Stored items
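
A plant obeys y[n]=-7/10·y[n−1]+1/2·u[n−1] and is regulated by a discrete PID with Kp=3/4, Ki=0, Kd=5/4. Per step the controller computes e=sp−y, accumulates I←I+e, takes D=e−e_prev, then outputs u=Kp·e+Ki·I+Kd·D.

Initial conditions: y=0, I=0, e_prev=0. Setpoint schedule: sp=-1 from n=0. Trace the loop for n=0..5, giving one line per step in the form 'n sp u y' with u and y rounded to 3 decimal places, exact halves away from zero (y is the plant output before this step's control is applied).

0 -1 -2.000 0.000
1 -1 1.250 -1.000
2 -1 -4.650 1.325
3 -1 7.411 -3.253
4 -1 -16.780 5.982
5 -1 31.884 -12.578

(exact arithmetic carried between steps; '≈' marks a value shown rounded to 6 d.p. or computed from one; I and e_prev carry over from the previous line; the table rounds u and y to 3 d.p., halves away from zero)
n=0: y=0, sp=-1, e=sp−y=-1; I=-1, D=e−e_prev=-1; u=3/4·(-1)+0·(-1)+5/4·(-1)=-2; next y=-7/10·0+1/2·(-2)=-1
n=1: y=-1, sp=-1, e=sp−y=0; I=-1, D=e−e_prev=1; u=3/4·0+0·(-1)+5/4·1=1.25; next y=-7/10·(-1)+1/2·1.25=1.325
n=2: y=1.325, sp=-1, e=sp−y=-2.325; I=-3.325, D=e−e_prev=-2.325; u=3/4·(-2.325)+0·(-3.325)+5/4·(-2.325)=-4.65; next y=-7/10·1.325+1/2·(-4.65)=-3.2525
n=3: y=-3.2525, sp=-1, e=sp−y=2.2525; I=-1.0725, D=e−e_prev=4.5775; u=3/4·2.2525+0·(-1.0725)+5/4·4.5775=7.41125; next y=-7/10·(-3.2525)+1/2·7.41125=5.982375
n=4: y=5.982375, sp=-1, e=sp−y=-6.982375; I=-8.054875, D=e−e_prev=-9.234875; u=3/4·(-6.982375)+0·(-8.054875)+5/4·(-9.234875)=-16.780375; next y=-7/10·5.982375+1/2·(-16.780375)=-12.57785
n=5: y=-12.57785, sp=-1, e=sp−y=11.57785; I=3.522975, D=e−e_prev=18.560225; u=3/4·11.57785+0·3.522975+5/4·18.560225≈31.883669; next y=-7/10·(-12.57785)+1/2·31.883669≈24.746329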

#### Problem to solve
Set out, exactly as written, the lines from the line with "Initial conditions: y=0, I=0, e_prev=0." to the last line of the records, inclusive, and only those lines.

#### Finished task
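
Initial conditions: y=0, I=0, e_prev=0. Setpoint schedule: sp=-1 from n=0. Trace the loop for n=0..5, giving one line per step in the form 'n sp u y' with u and y rounded to 3 decimal places, exact halves away from zero (y is the plant output before this step's control is applied).

0 -1 -2.000 0.000
1 -1 1.250 -1.000
2 -1 -4.650 1.325
3 -1 7.411 -3.253
4 -1 -16.780 5.982
5 -1 31.884 -12.578

(exact arithmetic carried between steps; '≈' marks a value shown rounded to 6 d.p. or computed from one; I and e_prev carry over from the previous line; the table rounds u and y to 3 d.p., halves away from zero)
n=0: y=0, sp=-1, e=sp−y=-1; I=-1, D=e−e_prev=-1; u=3/4·(-1)+0·(-1)+5/4·(-1)=-2; next y=-7/10·0+1/2·(-2)=-1
n=1: y=-1, sp=-1, e=sp−y=0; I=-1, D=e−e_prev=1; u=3/4·0+0·(-1)+5/4·1=1.25; next y=-7/10·(-1)+1/2·1.25=1.325
n=2: y=1.325, sp=-1, e=sp−y=-2.325; I=-3.325, D=e−e_prev=-2.325; u=3/4·(-2.325)+0·(-3.325)+5/4·(-2.325)=-4.65; next y=-7/10·1.325+1/2·(-4.65)=-3.2525
n=3: y=-3.2525, sp=-1, e=sp−y=2.2525; I=-1.0725, D=e−e_prev=4.5775; u=3/4·2.2525+0·(-1.0725)+5/4·4.5775=7.41125; next y=-7/10·(-3.2525)+1/2·7.41125=5.982375
n=4: y=5.982375, sp=-1, e=sp−y=-6.982375; I=-8.054875, D=e−e_prev=-9.234875; u=3/4·(-6.982375)+0·(-8.054875)+5/4·(-9.234875)=-16.780375; next y=-7/10·5.982375+1/2·(-16.780375)=-12.57785
n=5: y=-12.57785, sp=-1, e=sp−y=11.57785; I=3.522975, D=e−e_prev=18.560225; u=3/4·11.57785+0·3.522975+5/4·18.560225≈31.883669; next y=-7/10·(-12.57785)+1/2·31.883669≈24.746329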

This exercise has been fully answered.